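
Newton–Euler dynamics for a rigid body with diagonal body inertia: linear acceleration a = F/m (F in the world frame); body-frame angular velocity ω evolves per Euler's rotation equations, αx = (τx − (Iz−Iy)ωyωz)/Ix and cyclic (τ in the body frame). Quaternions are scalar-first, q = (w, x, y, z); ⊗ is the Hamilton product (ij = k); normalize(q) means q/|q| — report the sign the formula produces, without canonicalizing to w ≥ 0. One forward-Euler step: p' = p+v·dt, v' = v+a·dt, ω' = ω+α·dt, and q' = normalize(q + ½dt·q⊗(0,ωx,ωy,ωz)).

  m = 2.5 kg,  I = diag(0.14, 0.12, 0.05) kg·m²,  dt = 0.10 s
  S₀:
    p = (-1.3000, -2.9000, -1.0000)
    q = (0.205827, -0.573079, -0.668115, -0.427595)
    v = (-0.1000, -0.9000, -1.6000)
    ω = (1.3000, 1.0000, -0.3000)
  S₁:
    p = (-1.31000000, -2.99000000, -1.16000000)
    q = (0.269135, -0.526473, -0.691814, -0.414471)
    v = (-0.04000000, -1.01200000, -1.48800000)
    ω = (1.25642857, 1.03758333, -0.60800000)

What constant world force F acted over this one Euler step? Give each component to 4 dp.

F = (1.5000, -2.8000, 2.8000)

v₁ − v₀ = (0.06000000, -0.11200000, 0.11200000)
applied force F = (1.5000, -2.8000, 2.8000)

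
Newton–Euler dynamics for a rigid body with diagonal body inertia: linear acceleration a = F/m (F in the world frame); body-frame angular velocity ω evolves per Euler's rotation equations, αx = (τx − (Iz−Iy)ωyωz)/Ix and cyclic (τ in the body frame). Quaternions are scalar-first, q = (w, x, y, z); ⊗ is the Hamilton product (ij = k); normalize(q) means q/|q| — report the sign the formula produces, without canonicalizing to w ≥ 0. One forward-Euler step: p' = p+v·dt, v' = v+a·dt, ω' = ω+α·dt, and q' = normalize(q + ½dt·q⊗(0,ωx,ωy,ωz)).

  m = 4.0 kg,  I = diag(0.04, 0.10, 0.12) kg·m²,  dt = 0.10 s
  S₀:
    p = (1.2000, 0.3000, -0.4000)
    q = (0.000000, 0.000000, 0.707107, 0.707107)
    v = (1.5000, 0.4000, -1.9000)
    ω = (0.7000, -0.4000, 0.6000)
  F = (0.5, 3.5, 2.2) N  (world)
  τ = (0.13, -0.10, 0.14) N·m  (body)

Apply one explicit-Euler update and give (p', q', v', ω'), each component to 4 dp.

p' = (1.3500, 0.3400, -0.5900)
q' = (-0.0071, 0.0353, 0.7309, 0.6815)
v' = (1.5125, 0.4875, -1.8450)
ω' = (1.0370, -0.4664, 0.7307)

a = F/m = (0.1250, 0.8750, 0.5500)
p' = p + v·dt = (1.3500, 0.3400, -0.5900)
v' = v + a·dt = (1.5125, 0.4875, -1.8450)
gyro term ω×Iω = (-0.0048, -0.0336, -0.0168)
(τ − ω×Iω)/I = (3.3700, -0.6640, 1.3067)
new body rate ω' = (1.0370, -0.4664, 0.7307)
Hamilton product q⊗(0,ω) = (-0.1414214, 0.7071070, 0.4949749, -0.4949749)
q + ½dt·q⊗(0,ω), renormalized = (-0.0071, 0.0353, 0.7309, 0.6815)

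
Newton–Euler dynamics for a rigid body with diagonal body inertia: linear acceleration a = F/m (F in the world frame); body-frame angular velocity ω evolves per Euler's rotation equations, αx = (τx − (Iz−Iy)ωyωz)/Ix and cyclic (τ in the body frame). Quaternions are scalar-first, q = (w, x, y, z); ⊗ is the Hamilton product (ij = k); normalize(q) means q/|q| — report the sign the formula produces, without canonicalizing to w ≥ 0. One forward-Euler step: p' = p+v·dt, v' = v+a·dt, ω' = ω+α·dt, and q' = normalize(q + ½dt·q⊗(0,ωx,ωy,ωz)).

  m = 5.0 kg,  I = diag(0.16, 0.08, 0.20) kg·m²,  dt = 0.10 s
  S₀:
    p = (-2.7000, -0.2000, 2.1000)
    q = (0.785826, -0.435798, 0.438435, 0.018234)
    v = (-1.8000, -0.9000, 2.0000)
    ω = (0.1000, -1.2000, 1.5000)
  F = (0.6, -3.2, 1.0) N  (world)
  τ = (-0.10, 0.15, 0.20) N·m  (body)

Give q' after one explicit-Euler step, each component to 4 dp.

2q̇ = q⊗(0,ω) = (0.5423508, 0.7581159, -0.2874708, 1.6578531)
updated quaternion q' = (0.8092, -0.3961, 0.4221, 0.1007)

q' = (0.8092, -0.3961, 0.4221, 0.1007)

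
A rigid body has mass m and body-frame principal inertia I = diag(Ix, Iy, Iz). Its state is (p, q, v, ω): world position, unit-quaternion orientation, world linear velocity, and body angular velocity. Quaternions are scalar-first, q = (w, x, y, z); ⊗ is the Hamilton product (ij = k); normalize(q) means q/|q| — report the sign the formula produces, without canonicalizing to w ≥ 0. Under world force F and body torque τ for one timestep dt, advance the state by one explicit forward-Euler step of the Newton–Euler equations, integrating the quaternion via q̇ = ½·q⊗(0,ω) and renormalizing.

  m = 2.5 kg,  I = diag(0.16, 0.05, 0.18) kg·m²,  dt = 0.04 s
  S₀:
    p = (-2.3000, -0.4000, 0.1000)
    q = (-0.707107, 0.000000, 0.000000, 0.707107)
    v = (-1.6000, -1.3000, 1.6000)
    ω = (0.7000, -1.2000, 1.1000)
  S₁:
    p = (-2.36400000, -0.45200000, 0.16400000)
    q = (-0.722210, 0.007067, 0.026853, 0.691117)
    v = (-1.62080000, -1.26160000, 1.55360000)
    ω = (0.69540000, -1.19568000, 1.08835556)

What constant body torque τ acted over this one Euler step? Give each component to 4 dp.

ω₁ − ω₀ = (-0.00460000, 0.00432000, -0.01164444)
ω₀×(Iω₀) = (-0.1716, -0.0154, 0.0924)
I·α + gyro = (-0.1900, -0.0100, 0.0400)

τ = (-0.1900, -0.0100, 0.0400)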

==============================

## What is needed
Output every entry exactly as given.

## Response to this task
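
Newton–Euler dynamics for a rigid body with diagonal body inertia: linear acceleration a = F/m (F in the world frame); body-frame angular velocity ω evolves per Euler's rotation equations, αx = (τx − (Iz−Iy)ωyωz)/Ix and cyclic (τ in the body frame). Quaternions are scalar-first, q = (w, x, y, z); ⊗ is the Hamilton product (ij = k); normalize(q) means q/|q| — report the sign the formula produces, without canonicalizing to w ≥ 0. One forward-Euler step: p' = p+v·dt, v' = v+a·dt, ω' = ω+α·dt, and q' = normalize(q + ½dt·q⊗(0,ωx,ωy,ωz)).

  m = 2.5 kg,  I = diag(0.14, 0.12, 0.05) kg·m²,  dt = 0.10 s
  S₀:
    p = (-1.3000, -2.9000, -1.0000)
    q = (0.205827, -0.573079, -0.668115, -0.427595)
    v = (-0.1000, -0.9000, -1.6000)
    ω = (1.3000, 1.0000, -0.3000)
  S₁:
    p = (-1.31000000, -2.99000000, -1.16000000)
    q = (0.269135, -0.526473, -0.691814, -0.414471)
    v = (-0.04000000, -1.01200000, -1.48800000)
    ω = (1.25642857, 1.03758333, -0.60800000)

What constant world force F acted over this one Euler step? Give each component to 4 dp.

F = (1.5000, -2.8000, 2.8000)

v₁ − v₀ = (0.06000000, -0.11200000, 0.11200000)
applied force F = (1.5000, -2.8000, 2.8000)

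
Newton–Euler dynamics for a rigid body with diagonal body inertia: linear acceleration a = F/m (F in the world frame); body-frame angular velocity ω evolves per Euler's rotation equations, αx = (τx − (Iz−Iy)ωyωz)/Ix and cyclic (τ in the body frame). Quaternions are scalar-first, q = (w, x, y, z); ⊗ is the Hamilton product (ij = k); normalize(q) means q/|q| — report the sign the formula produces, without canonicalizing to w ≥ 0. One forward-Euler step: p' = p+v·dt, v' = v+a·dt, ω' = ω+α·dt, and q' = normalize(q + ½dt·q⊗(0,ωx,ωy,ωz)).

  m = 4.0 kg,  I = diag(0.04, 0.10, 0.12) kg·m²,  dt = 0.10 s
  S₀:
    p = (1.2000, 0.3000, -0.4000)
    q = (0.000000, 0.000000, 0.707107, 0.707107)
    v = (1.5000, 0.4000, -1.9000)
    ω = (0.7000, -0.4000, 0.6000)
  F = (0.5, 3.5, 2.2) N  (world)
  τ = (0.13, -0.10, 0.14) N·m  (body)

Apply one explicit-Euler update and give (p', q', v', ω'), each component to 4 dp.

p' = (1.3500, 0.3400, -0.5900)
q' = (-0.0071, 0.0353, 0.7309, 0.6815)
v' = (1.5125, 0.4875, -1.8450)
ω' = (1.0370, -0.4664, 0.7307)

a = F/m = (0.1250, 0.8750, 0.5500)
p' = p + v·dt = (1.3500, 0.3400, -0.5900)
v' = v + a·dt = (1.5125, 0.4875, -1.8450)
gyro term ω×Iω = (-0.0048, -0.0336, -0.0168)
(τ − ω×Iω)/I = (3.3700, -0.6640, 1.3067)
new body rate ω' = (1.0370, -0.4664, 0.7307)
Hamilton product q⊗(0,ω) = (-0.1414214, 0.7071070, 0.4949749, -0.4949749)
q + ½dt·q⊗(0,ω), renormalized = (-0.0071, 0.0353, 0.7309, 0.6815)

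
Newton–Euler dynamics for a rigid body with diagonal body inertia: linear acceleration a = F/m (F in the world frame); body-frame angular velocity ω evolves per Euler's rotation equations, αx = (τx − (Iz−Iy)ωyωz)/Ix and cyclic (τ in the body frame). Quaternions are scalar-first, q = (w, x, y, z); ⊗ is the Hamilton product (ij = k); normalize(q) means q/|q| — report the sign the formula produces, without canonicalizing to w ≥ 0. One forward-Euler step: p' = p+v·dt, v' = v+a·dt, ω' = ω+α·dt, and q' = normalize(q + ½dt·q⊗(0,ωx,ωy,ωz)).

  m = 5.0 kg,  I = diag(0.16, 0.08, 0.20) kg·m²,  dt = 0.10 s
  S₀:
    p = (-2.7000, -0.2000, 2.1000)
    q = (0.785826, -0.435798, 0.438435, 0.018234)
    v = (-1.8000, -0.9000, 2.0000)
    ω = (0.1000, -1.2000, 1.5000)
  F = (0.6, -3.2, 1.0) N  (world)
  τ = (-0.10, 0.15, 0.20) N·m  (body)

Give q' after one explicit-Euler step, each component to 4 dp.

2q̇ = q⊗(0,ω) = (0.5423508, 0.7581159, -0.2874708, 1.6578531)
updated quaternion q' = (0.8092, -0.3961, 0.4221, 0.1007)

q' = (0.8092, -0.3961, 0.4221, 0.1007)

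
A rigid body has mass m and body-frame principal inertia I = diag(Ix, Iy, Iz). Its state is (p, q, v, ω): world position, unit-quaternion orientation, world linear velocity, and body angular velocity. Quaternions are scalar-first, q = (w, x, y, z); ⊗ is the Hamilton product (ij = k); normalize(q) means q/|q| — report the sign the formula produces, without canonicalizing to w ≥ 0. Under world force F and body torque τ for one timestep dt, advance the state by one explicit forward-Euler step of the Newton–Euler equations, integrating the quaternion via q̇ = ½·q⊗(0,ω) and renormalizing.

  m = 2.5 kg,  I = diag(0.16, 0.05, 0.18) kg·m²,  dt = 0.04 s
  S₀:
    p = (-2.3000, -0.4000, 0.1000)
    q = (-0.707107, 0.000000, 0.000000, 0.707107)
    v = (-1.6000, -1.3000, 1.6000)
    ω = (0.7000, -1.2000, 1.1000)
  S₁:
    p = (-2.36400000, -0.45200000, 0.16400000)
    q = (-0.722210, 0.007067, 0.026853, 0.691117)
    v = (-1.62080000, -1.26160000, 1.55360000)
    ω = (0.69540000, -1.19568000, 1.08835556)

What constant body torque τ acted over this one Euler step? Give each component to 4 dp.

ω₁ − ω₀ = (-0.00460000, 0.00432000, -0.01164444)
ω₀×(Iω₀) = (-0.1716, -0.0154, 0.0924)
I·α + gyro = (-0.1900, -0.0100, 0.0400)

τ = (-0.1900, -0.0100, 0.0400)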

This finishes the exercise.